• [Problem description]: Keeping each word and mark in place, write out the full listing once more.

<<<<

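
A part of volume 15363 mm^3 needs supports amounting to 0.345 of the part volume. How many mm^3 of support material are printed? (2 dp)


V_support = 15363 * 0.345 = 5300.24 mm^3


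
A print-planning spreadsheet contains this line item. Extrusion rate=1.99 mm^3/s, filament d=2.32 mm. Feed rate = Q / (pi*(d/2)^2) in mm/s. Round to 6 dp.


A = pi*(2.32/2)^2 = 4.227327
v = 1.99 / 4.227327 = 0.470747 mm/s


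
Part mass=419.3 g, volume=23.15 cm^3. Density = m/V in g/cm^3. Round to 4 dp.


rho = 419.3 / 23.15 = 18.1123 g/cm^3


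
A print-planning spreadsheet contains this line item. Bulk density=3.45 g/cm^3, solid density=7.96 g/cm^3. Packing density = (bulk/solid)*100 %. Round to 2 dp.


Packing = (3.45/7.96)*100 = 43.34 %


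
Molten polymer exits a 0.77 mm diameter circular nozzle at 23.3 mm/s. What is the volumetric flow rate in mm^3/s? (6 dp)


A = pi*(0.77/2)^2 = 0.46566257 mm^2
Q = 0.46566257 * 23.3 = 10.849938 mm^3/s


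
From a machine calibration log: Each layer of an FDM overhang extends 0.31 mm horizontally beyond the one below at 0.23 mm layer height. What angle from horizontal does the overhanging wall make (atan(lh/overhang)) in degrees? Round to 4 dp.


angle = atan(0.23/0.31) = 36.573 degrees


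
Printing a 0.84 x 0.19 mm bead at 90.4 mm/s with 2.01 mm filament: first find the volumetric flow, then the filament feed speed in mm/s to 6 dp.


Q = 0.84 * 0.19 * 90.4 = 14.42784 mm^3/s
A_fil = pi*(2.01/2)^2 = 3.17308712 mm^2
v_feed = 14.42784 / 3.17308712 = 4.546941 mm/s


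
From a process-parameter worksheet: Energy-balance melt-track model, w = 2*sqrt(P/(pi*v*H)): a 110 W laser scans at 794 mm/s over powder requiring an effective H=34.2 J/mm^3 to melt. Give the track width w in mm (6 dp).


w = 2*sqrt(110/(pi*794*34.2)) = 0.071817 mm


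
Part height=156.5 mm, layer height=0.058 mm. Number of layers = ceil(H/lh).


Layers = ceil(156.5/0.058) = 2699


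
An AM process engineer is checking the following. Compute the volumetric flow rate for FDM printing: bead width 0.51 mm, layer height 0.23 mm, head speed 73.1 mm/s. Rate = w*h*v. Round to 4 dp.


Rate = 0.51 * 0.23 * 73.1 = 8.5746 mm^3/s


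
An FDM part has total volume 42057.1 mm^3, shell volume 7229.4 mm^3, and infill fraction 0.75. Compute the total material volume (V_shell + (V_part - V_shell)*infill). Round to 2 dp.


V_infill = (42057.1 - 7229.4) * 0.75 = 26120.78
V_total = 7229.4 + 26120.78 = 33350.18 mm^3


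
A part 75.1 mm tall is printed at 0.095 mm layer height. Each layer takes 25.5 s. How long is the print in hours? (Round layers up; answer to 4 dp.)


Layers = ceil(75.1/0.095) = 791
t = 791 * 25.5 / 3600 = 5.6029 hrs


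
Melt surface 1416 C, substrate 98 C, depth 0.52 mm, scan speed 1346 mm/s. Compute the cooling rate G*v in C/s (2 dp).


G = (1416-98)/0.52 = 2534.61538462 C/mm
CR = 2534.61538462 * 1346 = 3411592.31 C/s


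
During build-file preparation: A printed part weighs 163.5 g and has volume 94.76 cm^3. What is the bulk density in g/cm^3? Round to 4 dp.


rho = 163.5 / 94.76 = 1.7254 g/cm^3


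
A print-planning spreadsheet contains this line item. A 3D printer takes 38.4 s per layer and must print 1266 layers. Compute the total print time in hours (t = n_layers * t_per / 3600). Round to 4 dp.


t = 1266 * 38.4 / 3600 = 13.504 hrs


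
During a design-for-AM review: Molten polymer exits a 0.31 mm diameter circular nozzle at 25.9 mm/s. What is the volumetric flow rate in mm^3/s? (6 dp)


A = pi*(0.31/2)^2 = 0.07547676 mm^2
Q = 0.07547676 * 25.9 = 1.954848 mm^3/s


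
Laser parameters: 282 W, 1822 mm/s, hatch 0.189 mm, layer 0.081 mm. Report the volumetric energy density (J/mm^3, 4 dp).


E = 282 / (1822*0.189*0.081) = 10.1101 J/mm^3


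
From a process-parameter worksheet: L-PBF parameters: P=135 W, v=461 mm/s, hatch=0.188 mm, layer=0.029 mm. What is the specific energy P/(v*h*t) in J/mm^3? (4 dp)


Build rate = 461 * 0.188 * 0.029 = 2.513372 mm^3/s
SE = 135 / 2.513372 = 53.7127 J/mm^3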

>>>>

• [Response to this task]:
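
A part of volume 15363 mm^3 needs supports amounting to 0.345 of the part volume. How many mm^3 of support material are printed? (2 dp)


V_support = 15363 * 0.345 = 5300.24 mm^3


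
A print-planning spreadsheet contains this line item. Extrusion rate=1.99 mm^3/s, filament d=2.32 mm. Feed rate = Q / (pi*(d/2)^2) in mm/s. Round to 6 dp.


A = pi*(2.32/2)^2 = 4.227327
v = 1.99 / 4.227327 = 0.470747 mm/s


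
Part mass=419.3 g, volume=23.15 cm^3. Density = m/V in g/cm^3. Round to 4 dp.


rho = 419.3 / 23.15 = 18.1123 g/cm^3


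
A print-planning spreadsheet contains this line item. Bulk density=3.45 g/cm^3, solid density=7.96 g/cm^3. Packing density = (bulk/solid)*100 %. Round to 2 dp.


Packing = (3.45/7.96)*100 = 43.34 %


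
Molten polymer exits a 0.77 mm diameter circular nozzle at 23.3 mm/s. What is the volumetric flow rate in mm^3/s? (6 dp)


A = pi*(0.77/2)^2 = 0.46566257 mm^2
Q = 0.46566257 * 23.3 = 10.849938 mm^3/s


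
From a machine calibration log: Each layer of an FDM overhang extends 0.31 mm horizontally beyond the one below at 0.23 mm layer height. What angle from horizontal does the overhanging wall make (atan(lh/overhang)) in degrees? Round to 4 dp.


angle = atan(0.23/0.31) = 36.573 degrees


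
Printing a 0.84 x 0.19 mm bead at 90.4 mm/s with 2.01 mm filament: first find the volumetric flow, then the filament feed speed in mm/s to 6 dp.


Q = 0.84 * 0.19 * 90.4 = 14.42784 mm^3/s
A_fil = pi*(2.01/2)^2 = 3.17308712 mm^2
v_feed = 14.42784 / 3.17308712 = 4.546941 mm/s


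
From a process-parameter worksheet: Energy-balance melt-track model, w = 2*sqrt(P/(pi*v*H)): a 110 W laser scans at 794 mm/s over powder requiring an effective H=34.2 J/mm^3 to melt. Give the track width w in mm (6 dp).


w = 2*sqrt(110/(pi*794*34.2)) = 0.071817 mm


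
Part height=156.5 mm, layer height=0.058 mm. Number of layers = ceil(H/lh).


Layers = ceil(156.5/0.058) = 2699


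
An AM process engineer is checking the following. Compute the volumetric flow rate for FDM printing: bead width 0.51 mm, layer height 0.23 mm, head speed 73.1 mm/s. Rate = w*h*v. Round to 4 dp.


Rate = 0.51 * 0.23 * 73.1 = 8.5746 mm^3/s


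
An FDM part has total volume 42057.1 mm^3, shell volume 7229.4 mm^3, and infill fraction 0.75. Compute the total material volume (V_shell + (V_part - V_shell)*infill). Round to 2 dp.


V_infill = (42057.1 - 7229.4) * 0.75 = 26120.78
V_total = 7229.4 + 26120.78 = 33350.18 mm^3


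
A part 75.1 mm tall is printed at 0.095 mm layer height. Each layer takes 25.5 s. How long is the print in hours? (Round layers up; answer to 4 dp.)


Layers = ceil(75.1/0.095) = 791
t = 791 * 25.5 / 3600 = 5.6029 hrs


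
Melt surface 1416 C, substrate 98 C, depth 0.52 mm, scan speed 1346 mm/s. Compute the cooling rate G*v in C/s (2 dp).


G = (1416-98)/0.52 = 2534.61538462 C/mm
CR = 2534.61538462 * 1346 = 3411592.31 C/s


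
During build-file preparation: A printed part weighs 163.5 g and has volume 94.76 cm^3. What is the bulk density in g/cm^3? Round to 4 dp.


rho = 163.5 / 94.76 = 1.7254 g/cm^3


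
A print-planning spreadsheet contains this line item. A 3D printer takes 38.4 s per layer and must print 1266 layers. Compute the total print time in hours (t = n_layers * t_per / 3600). Round to 4 dp.


t = 1266 * 38.4 / 3600 = 13.504 hrs


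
During a design-for-AM review: Molten polymer exits a 0.31 mm diameter circular nozzle at 25.9 mm/s. What is the volumetric flow rate in mm^3/s? (6 dp)


A = pi*(0.31/2)^2 = 0.07547676 mm^2
Q = 0.07547676 * 25.9 = 1.954848 mm^3/s


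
Laser parameters: 282 W, 1822 mm/s, hatch 0.189 mm, layer 0.081 mm. Report the volumetric energy density (J/mm^3, 4 dp).


E = 282 / (1822*0.189*0.081) = 10.1101 J/mm^3


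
From a process-parameter worksheet: L-PBF parameters: P=135 W, v=461 mm/s, hatch=0.188 mm, layer=0.029 mm. What is the specific energy P/(v*h*t) in J/mm^3? (4 dp)


Build rate = 461 * 0.188 * 0.029 = 2.513372 mm^3/s
SE = 135 / 2.513372 = 53.7127 J/mm^3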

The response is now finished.